==== PROVIDED INFORMATION
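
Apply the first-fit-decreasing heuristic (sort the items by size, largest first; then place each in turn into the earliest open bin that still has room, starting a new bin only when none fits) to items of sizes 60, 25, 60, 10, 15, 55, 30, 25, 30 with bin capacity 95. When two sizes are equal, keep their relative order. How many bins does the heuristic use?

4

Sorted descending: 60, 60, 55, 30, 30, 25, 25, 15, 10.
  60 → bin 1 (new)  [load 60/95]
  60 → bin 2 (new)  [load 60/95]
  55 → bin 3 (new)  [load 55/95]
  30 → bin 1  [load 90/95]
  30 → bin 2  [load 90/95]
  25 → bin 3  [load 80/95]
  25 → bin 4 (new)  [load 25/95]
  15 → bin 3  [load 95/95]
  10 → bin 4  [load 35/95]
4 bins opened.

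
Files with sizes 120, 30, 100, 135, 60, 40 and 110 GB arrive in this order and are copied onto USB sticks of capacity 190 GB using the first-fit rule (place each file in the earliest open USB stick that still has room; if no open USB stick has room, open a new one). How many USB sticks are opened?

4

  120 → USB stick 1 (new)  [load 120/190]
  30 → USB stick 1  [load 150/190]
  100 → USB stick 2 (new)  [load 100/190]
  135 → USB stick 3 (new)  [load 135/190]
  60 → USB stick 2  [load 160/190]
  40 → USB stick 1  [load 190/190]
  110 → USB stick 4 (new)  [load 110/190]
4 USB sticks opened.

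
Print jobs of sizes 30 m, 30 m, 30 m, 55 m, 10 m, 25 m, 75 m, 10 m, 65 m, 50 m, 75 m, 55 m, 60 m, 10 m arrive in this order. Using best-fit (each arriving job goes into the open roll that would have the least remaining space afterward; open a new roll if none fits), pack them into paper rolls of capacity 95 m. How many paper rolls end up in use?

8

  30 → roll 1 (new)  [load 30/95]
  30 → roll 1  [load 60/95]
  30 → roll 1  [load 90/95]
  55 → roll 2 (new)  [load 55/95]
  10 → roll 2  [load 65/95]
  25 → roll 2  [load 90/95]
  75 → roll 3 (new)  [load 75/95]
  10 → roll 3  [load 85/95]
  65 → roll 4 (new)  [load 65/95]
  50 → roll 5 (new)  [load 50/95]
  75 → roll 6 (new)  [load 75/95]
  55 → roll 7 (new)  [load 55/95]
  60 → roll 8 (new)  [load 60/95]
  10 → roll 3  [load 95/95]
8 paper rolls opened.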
========
__WHAT THIS TASK INVOLVES__
For this exercise, output the records in full, exactly.

__RESPONSE TO THE EXERCISE__
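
Apply the first-fit-decreasing heuristic (sort the items by size, largest first; then place each in turn into the earliest open bin that still has room, starting a new bin only when none fits) to items of sizes 60, 25, 60, 10, 15, 55, 30, 25, 30 with bin capacity 95. When two sizes are equal, keep their relative order. How many bins does the heuristic use?

4

Sorted descending: 60, 60, 55, 30, 30, 25, 25, 15, 10.
  60 → bin 1 (new)  [load 60/95]
  60 → bin 2 (new)  [load 60/95]
  55 → bin 3 (new)  [load 55/95]
  30 → bin 1  [load 90/95]
  30 → bin 2  [load 90/95]
  25 → bin 3  [load 80/95]
  25 → bin 4 (new)  [load 25/95]
  15 → bin 3  [load 95/95]
  10 → bin 4  [load 35/95]
4 bins opened.

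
Files with sizes 120, 30, 100, 135, 60, 40 and 110 GB arrive in this order and are copied onto USB sticks of capacity 190 GB using the first-fit rule (place each file in the earliest open USB stick that still has room; if no open USB stick has room, open a new one). How many USB sticks are opened?

4

  120 → USB stick 1 (new)  [load 120/190]
  30 → USB stick 1  [load 150/190]
  100 → USB stick 2 (new)  [load 100/190]
  135 → USB stick 3 (new)  [load 135/190]
  60 → USB stick 2  [load 160/190]
  40 → USB stick 1  [load 190/190]
  110 → USB stick 4 (new)  [load 110/190]
4 USB sticks opened.

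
Print jobs of sizes 30 m, 30 m, 30 m, 55 m, 10 m, 25 m, 75 m, 10 m, 65 m, 50 m, 75 m, 55 m, 60 m, 10 m arrive in this order. Using best-fit (each arriving job goes into the open roll that would have the least remaining space afterward; open a new roll if none fits), pack them into paper rolls of capacity 95 m. How many paper rolls end up in use?

8

  30 → roll 1 (new)  [load 30/95]
  30 → roll 1  [load 60/95]
  30 → roll 1  [load 90/95]
  55 → roll 2 (new)  [load 55/95]
  10 → roll 2  [load 65/95]
  25 → roll 2  [load 90/95]
  75 → roll 3 (new)  [load 75/95]
  10 → roll 3  [load 85/95]
  65 → roll 4 (new)  [load 65/95]
  50 → roll 5 (new)  [load 50/95]
  75 → roll 6 (new)  [load 75/95]
  55 → roll 7 (new)  [load 55/95]
  60 → roll 8 (new)  [load 60/95]
  10 → roll 3  [load 95/95]
8 paper rolls opened.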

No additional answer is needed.